Assignment
From the records below, extract only the lines running from the line with "Initial main memory: L0=60, L1=40." to the line with "23. P1: load", both lines included, reproducing them exactly.
——
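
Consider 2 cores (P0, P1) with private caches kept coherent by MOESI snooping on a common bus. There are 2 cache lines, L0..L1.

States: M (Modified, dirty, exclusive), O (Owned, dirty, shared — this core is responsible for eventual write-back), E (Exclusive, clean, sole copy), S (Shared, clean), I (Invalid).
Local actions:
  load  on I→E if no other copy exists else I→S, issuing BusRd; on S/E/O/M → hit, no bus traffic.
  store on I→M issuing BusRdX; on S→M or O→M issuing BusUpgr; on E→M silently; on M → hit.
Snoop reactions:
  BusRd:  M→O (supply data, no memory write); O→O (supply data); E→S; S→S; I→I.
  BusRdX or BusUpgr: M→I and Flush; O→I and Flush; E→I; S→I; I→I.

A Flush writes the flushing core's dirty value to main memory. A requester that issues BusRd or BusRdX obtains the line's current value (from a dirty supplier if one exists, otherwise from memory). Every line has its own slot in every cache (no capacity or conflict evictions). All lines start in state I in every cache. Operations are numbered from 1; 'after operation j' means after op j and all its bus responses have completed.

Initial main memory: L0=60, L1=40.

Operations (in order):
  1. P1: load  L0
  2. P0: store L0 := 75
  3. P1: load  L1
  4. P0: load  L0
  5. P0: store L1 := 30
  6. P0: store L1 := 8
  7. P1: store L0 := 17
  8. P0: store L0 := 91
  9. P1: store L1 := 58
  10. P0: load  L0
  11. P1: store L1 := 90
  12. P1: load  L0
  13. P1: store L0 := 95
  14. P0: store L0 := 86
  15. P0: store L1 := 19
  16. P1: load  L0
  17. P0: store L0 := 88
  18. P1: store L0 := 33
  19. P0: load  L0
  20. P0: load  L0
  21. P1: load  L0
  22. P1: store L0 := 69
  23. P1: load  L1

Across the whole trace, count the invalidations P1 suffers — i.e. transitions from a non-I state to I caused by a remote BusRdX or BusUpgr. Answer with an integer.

invalidations = 6

[1] P1: load  L0 | P0:I, P1:E(60) | bus: BusRd
[2] P0: store L0 := 75 | P0:M(75), P1:I | bus: BusRdX
[3] P1: load  L1 | P0:I, P1:E(40) | bus: BusRd
[4] P0: load  L0 | P0:M(75), P1:I | bus: none
[5] P0: store L1 := 30 | P0:M(30), P1:I | bus: BusRdX
[6] P0: store L1 := 8 | P0:M(8), P1:I | bus: none
[7] P1: store L0 := 17 | P0:I, P1:M(17) | bus: BusRdX,Flush
[8] P0: store L0 := 91 | P0:M(91), P1:I | bus: BusRdX,Flush
[9] P1: store L1 := 58 | P0:I, P1:M(58) | bus: BusRdX,Flush
[10] P0: load  L0 | P0:M(91), P1:I | bus: none
[11] P1: store L1 := 90 | P0:I, P1:M(90) | bus: none
[12] P1: load  L0 | P0:O(91), P1:S(91) | bus: BusRd
[13] P1: store L0 := 95 | P0:I, P1:M(95) | bus: BusUpgr,Flush
[14] P0: store L0 := 86 | P0:M(86), P1:I | bus: BusRdX,Flush
[15] P0: store L1 := 19 | P0:M(19), P1:I | bus: BusRdX,Flush
[16] P1: load  L0 | P0:O(86), P1:S(86) | bus: BusRd
[17] P0: store L0 := 88 | P0:M(88), P1:I | bus: BusUpgr
[18] P1: store L0 := 33 | P0:I, P1:M(33) | bus: BusRdX,Flush
[19] P0: load  L0 | P0:S(33), P1:O(33) | bus: BusRd
[20] P0: load  L0 | P0:S(33), P1:O(33) | bus: none
[21] P1: load  L0 | P0:S(33), P1:O(33) | bus: none
[22] P1: store L0 := 69 | P0:I, P1:M(69) | bus: BusUpgr
[23] P1: load  L1 | P0:O(19), P1:S(19) | bus: BusRd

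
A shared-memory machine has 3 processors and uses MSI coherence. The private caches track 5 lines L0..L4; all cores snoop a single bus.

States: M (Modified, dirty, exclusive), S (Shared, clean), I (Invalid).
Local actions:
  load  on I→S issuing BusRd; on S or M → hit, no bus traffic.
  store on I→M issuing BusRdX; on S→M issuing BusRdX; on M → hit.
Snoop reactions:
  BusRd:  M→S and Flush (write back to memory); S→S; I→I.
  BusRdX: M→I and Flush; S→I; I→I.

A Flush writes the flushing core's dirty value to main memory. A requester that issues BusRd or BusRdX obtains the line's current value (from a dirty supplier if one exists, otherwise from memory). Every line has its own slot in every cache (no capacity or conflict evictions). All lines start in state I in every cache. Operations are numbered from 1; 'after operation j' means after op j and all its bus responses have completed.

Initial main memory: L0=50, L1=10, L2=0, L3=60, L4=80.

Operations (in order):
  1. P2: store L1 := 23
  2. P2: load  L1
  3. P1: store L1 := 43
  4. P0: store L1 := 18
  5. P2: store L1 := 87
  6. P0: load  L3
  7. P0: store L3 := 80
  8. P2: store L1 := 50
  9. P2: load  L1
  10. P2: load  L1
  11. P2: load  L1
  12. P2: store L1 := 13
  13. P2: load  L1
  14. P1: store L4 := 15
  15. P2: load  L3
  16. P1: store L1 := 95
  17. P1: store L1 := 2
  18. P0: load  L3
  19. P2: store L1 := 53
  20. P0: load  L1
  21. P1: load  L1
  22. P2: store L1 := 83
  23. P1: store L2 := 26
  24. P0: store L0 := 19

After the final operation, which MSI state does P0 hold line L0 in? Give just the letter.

state = M

1. P2: store L1 := 23  bus=[BusRdX]  L1: P0=I P1=I P2=M  mem[L1]=10
2. P2: load  L1  bus=[-]  L1: P0=I P1=I P2=M  mem[L1]=10
3. P1: store L1 := 43  bus=[BusRdX,Flush]  L1: P0=I P1=M P2=I  mem[L1]=23
4. P0: store L1 := 18  bus=[BusRdX,Flush]  L1: P0=M P1=I P2=I  mem[L1]=43
5. P2: store L1 := 87  bus=[BusRdX,Flush]  L1: P0=I P1=I P2=M  mem[L1]=18
6. P0: load  L3  bus=[BusRd]  L3: P0=S P1=I P2=I  mem[L3]=60
7. P0: store L3 := 80  bus=[BusRdX]  L3: P0=M P1=I P2=I  mem[L3]=60
8. P2: store L1 := 50  bus=[-]  L1: P0=I P1=I P2=M  mem[L1]=18
9. P2: load  L1  bus=[-]  L1: P0=I P1=I P2=M  mem[L1]=18
10. P2: load  L1  bus=[-]  L1: P0=I P1=I P2=M  mem[L1]=18
11. P2: load  L1  bus=[-]  L1: P0=I P1=I P2=M  mem[L1]=18
12. P2: store L1 := 13  bus=[-]  L1: P0=I P1=I P2=M  mem[L1]=18
13. P2: load  L1  bus=[-]  L1: P0=I P1=I P2=M  mem[L1]=18
14. P1: store L4 := 15  bus=[BusRdX]  L4: P0=I P1=M P2=I  mem[L4]=80
15. P2: load  L3  bus=[BusRd,Flush]  L3: P0=S P1=I P2=S  mem[L3]=80
16. P1: store L1 := 95  bus=[BusRdX,Flush]  L1: P0=I P1=M P2=I  mem[L1]=13
17. P1: store L1 := 2  bus=[-]  L1: P0=I P1=M P2=I  mem[L1]=13
18. P0: load  L3  bus=[-]  L3: P0=S P1=I P2=S  mem[L3]=80
19. P2: store L1 := 53  bus=[BusRdX,Flush]  L1: P0=I P1=I P2=M  mem[L1]=2
20. P0: load  L1  bus=[BusRd,Flush]  L1: P0=S P1=I P2=S  mem[L1]=53
21. P1: load  L1  bus=[BusRd]  L1: P0=S P1=S P2=S  mem[L1]=53
22. P2: store L1 := 83  bus=[BusRdX]  L1: P0=I P1=I P2=M  mem[L1]=53
23. P1: store L2 := 26  bus=[BusRdX]  L2: P0=I P1=M P2=I  mem[L2]=0
24. P0: store L0 := 19  bus=[BusRdX]  L0: P0=M P1=I P2=I  mem[L0]=50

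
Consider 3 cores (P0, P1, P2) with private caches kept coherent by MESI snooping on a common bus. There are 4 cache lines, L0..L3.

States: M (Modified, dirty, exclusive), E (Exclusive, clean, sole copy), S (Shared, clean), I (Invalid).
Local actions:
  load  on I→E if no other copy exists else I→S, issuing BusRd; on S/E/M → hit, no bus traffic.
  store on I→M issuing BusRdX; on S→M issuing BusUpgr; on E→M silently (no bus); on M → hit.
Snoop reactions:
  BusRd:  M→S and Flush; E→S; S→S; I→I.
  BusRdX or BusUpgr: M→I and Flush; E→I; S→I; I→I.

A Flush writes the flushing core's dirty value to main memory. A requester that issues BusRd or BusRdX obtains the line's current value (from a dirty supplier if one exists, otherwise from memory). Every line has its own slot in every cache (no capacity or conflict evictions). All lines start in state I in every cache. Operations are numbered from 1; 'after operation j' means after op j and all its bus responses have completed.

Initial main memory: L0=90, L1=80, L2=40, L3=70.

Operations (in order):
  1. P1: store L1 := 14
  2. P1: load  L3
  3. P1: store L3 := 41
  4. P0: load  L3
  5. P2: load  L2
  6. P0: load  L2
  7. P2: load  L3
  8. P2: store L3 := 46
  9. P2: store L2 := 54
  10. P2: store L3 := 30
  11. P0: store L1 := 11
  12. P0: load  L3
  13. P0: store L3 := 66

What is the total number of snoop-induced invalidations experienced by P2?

step 1: P1: store L1 := 14  ⟶  IMI  (L1)  txn=BusRdX  M[L1]=80
step 2: P1: load  L3  ⟶  IEI  (L3)  txn=BusRd  M[L3]=70
step 3: P1: store L3 := 41  ⟶  IMI  (L3)  txn=∅  M[L3]=70
step 4: P0: load  L3  ⟶  SSI  (L3)  txn=BusRd+Flush  M[L3]=41
step 5: P2: load  L2  ⟶  IIE  (L2)  txn=BusRd  M[L2]=40
step 6: P0: load  L2  ⟶  SIS  (L2)  txn=BusRd  M[L2]=40
step 7: P2: load  L3  ⟶  SSS  (L3)  txn=BusRd  M[L3]=41
step 8: P2: store L3 := 46  ⟶  IIM  (L3)  txn=BusUpgr  M[L3]=41
step 9: P2: store L2 := 54  ⟶  IIM  (L2)  txn=BusUpgr  M[L2]=40
step 10: P2: store L3 := 30  ⟶  IIM  (L3)  txn=∅  M[L3]=41
step 11: P0: store L1 := 11  ⟶  MII  (L1)  txn=BusRdX+Flush  M[L1]=14
step 12: P0: load  L3  ⟶  SIS  (L3)  txn=BusRd+Flush  M[L3]=30
step 13: P0: store L3 := 66  ⟶  MII  (L3)  txn=BusUpgr  M[L3]=30

invalidations = 1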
——
Reply
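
Initial main memory: L0=60, L1=40.

Operations (in order):
  1. P1: load  L0
  2. P0: store L0 := 75
  3. P1: load  L1
  4. P0: load  L0
  5. P0: store L1 := 30
  6. P0: store L1 := 8
  7. P1: store L0 := 17
  8. P0: store L0 := 91
  9. P1: store L1 := 58
  10. P0: load  L0
  11. P1: store L1 := 90
  12. P1: load  L0
  13. P1: store L0 := 95
  14. P0: store L0 := 86
  15. P0: store L1 := 19
  16. P1: load  L0
  17. P0: store L0 := 88
  18. P1: store L0 := 33
  19. P0: load  L0
  20. P0: load  L0
  21. P1: load  L0
  22. P1: store L0 := 69
  23. P1: load  L1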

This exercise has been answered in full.